■ Activity: Set every entry down again exactly, omitting none.
──────── Material shown ────────
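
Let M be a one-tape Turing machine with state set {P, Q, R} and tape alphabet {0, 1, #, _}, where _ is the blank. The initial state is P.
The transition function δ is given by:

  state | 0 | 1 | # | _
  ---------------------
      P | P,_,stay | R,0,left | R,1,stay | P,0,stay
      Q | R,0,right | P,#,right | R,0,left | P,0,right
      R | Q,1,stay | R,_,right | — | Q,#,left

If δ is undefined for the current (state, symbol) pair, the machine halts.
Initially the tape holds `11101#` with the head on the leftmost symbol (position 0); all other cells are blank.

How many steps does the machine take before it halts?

state=P head=0 tape=__[1]1101#   (P,1)→(R,0,left)
state=R head=-1 tape=_[_]01101#   (R,_)→(Q,#,left)
state=Q head=-2 tape=[_]#01101#   (Q,_)→(P,0,right)
state=P head=-1 tape=0[#]01101#   (P,#)→(R,1,stay)
state=R head=-1 tape=0[1]01101#   (R,1)→(R,_,right)
state=R head=0 tape=0_[0]1101#   (R,0)→(Q,1,stay)
state=Q head=0 tape=0_[1]1101#   (Q,1)→(P,#,right)
state=P head=1 tape=0_#[1]101#   (P,1)→(R,0,left)
state=R head=0 tape=0_[#]0101#
M halts after 8 transitions.

8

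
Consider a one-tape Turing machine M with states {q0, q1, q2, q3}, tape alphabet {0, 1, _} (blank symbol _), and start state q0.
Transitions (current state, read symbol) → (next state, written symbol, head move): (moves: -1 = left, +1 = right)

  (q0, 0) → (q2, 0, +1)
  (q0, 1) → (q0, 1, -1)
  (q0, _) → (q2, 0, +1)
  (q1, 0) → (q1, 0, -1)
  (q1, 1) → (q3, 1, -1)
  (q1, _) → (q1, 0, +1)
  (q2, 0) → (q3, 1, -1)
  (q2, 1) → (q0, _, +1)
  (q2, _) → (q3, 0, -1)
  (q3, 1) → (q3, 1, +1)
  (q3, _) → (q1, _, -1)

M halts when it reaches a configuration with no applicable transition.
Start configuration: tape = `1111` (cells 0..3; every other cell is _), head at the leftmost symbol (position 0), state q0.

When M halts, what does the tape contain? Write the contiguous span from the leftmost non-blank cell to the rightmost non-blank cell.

q0 | _[1]111__   read 1 → write 1, move -1, go to q0
q0 | [_]1111__   read _ → write 0, move +1, go to q2
q2 | 0[1]111__   read 1 → write _, move +1, go to q0
q0 | 0_[1]11__   read 1 → write 1, move -1, go to q0
q0 | 0[_]111__   read _ → write 0, move +1, go to q2
q2 | 00[1]11__   read 1 → write _, move +1, go to q0
q0 | 00_[1]1__   read 1 → write 1, move -1, go to q0
q0 | 00[_]11__   read _ → write 0, move +1, go to q2
q2 | 000[1]1__   read 1 → write _, move +1, go to q0
q0 | 000_[1]__   read 1 → write 1, move -1, go to q0
q0 | 000[_]1__   read _ → write 0, move +1, go to q2
q2 | 0000[1]__   read 1 → write _, move +1, go to q0
q0 | 0000_[_]_   read _ → write 0, move +1, go to q2
q2 | 0000_0[_]   read _ → write 0, move -1, go to q3
q3 | 0000_[0]0
The non-blank tape span at halt is 0000_00.

0000_00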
────────
■ Response to the exercise:
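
Let M be a one-tape Turing machine with state set {P, Q, R} and tape alphabet {0, 1, #, _}, where _ is the blank. The initial state is P.
The transition function δ is given by:

  state | 0 | 1 | # | _
  ---------------------
      P | P,_,stay | R,0,left | R,1,stay | P,0,stay
      Q | R,0,right | P,#,right | R,0,left | P,0,right
      R | Q,1,stay | R,_,right | — | Q,#,left

If δ is undefined for the current (state, symbol) pair, the machine halts.
Initially the tape holds `11101#` with the head on the leftmost symbol (position 0); all other cells are blank.

How many steps does the machine take before it halts?

state=P head=0 tape=__[1]1101#   (P,1)→(R,0,left)
state=R head=-1 tape=_[_]01101#   (R,_)→(Q,#,left)
state=Q head=-2 tape=[_]#01101#   (Q,_)→(P,0,right)
state=P head=-1 tape=0[#]01101#   (P,#)→(R,1,stay)
state=R head=-1 tape=0[1]01101#   (R,1)→(R,_,right)
state=R head=0 tape=0_[0]1101#   (R,0)→(Q,1,stay)
state=Q head=0 tape=0_[1]1101#   (Q,1)→(P,#,right)
state=P head=1 tape=0_#[1]101#   (P,1)→(R,0,left)
state=R head=0 tape=0_[#]0101#
M halts after 8 transitions.

8

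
Consider a one-tape Turing machine M with states {q0, q1, q2, q3}, tape alphabet {0, 1, _} (blank symbol _), and start state q0.
Transitions (current state, read symbol) → (next state, written symbol, head move): (moves: -1 = left, +1 = right)

  (q0, 0) → (q2, 0, +1)
  (q0, 1) → (q0, 1, -1)
  (q0, _) → (q2, 0, +1)
  (q1, 0) → (q1, 0, -1)
  (q1, 1) → (q3, 1, -1)
  (q1, _) → (q1, 0, +1)
  (q2, 0) → (q3, 1, -1)
  (q2, 1) → (q0, _, +1)
  (q2, _) → (q3, 0, -1)
  (q3, 1) → (q3, 1, +1)
  (q3, _) → (q1, _, -1)

M halts when it reaches a configuration with no applicable transition.
Start configuration: tape = `1111` (cells 0..3; every other cell is _), head at the leftmost symbol (position 0), state q0.

When M halts, what does the tape contain? Write the contiguous span from the leftmost non-blank cell to the rightmost non-blank cell.

q0 | _[1]111__   read 1 → write 1, move -1, go to q0
q0 | [_]1111__   read _ → write 0, move +1, go to q2
q2 | 0[1]111__   read 1 → write _, move +1, go to q0
q0 | 0_[1]11__   read 1 → write 1, move -1, go to q0
q0 | 0[_]111__   read _ → write 0, move +1, go to q2
q2 | 00[1]11__   read 1 → write _, move +1, go to q0
q0 | 00_[1]1__   read 1 → write 1, move -1, go to q0
q0 | 00[_]11__   read _ → write 0, move +1, go to q2
q2 | 000[1]1__   read 1 → write _, move +1, go to q0
q0 | 000_[1]__   read 1 → write 1, move -1, go to q0
q0 | 000[_]1__   read _ → write 0, move +1, go to q2
q2 | 0000[1]__   read 1 → write _, move +1, go to q0
q0 | 0000_[_]_   read _ → write 0, move +1, go to q2
q2 | 0000_0[_]   read _ → write 0, move -1, go to q3
q3 | 0000_[0]0
The non-blank tape span at halt is 0000_00.

0000_00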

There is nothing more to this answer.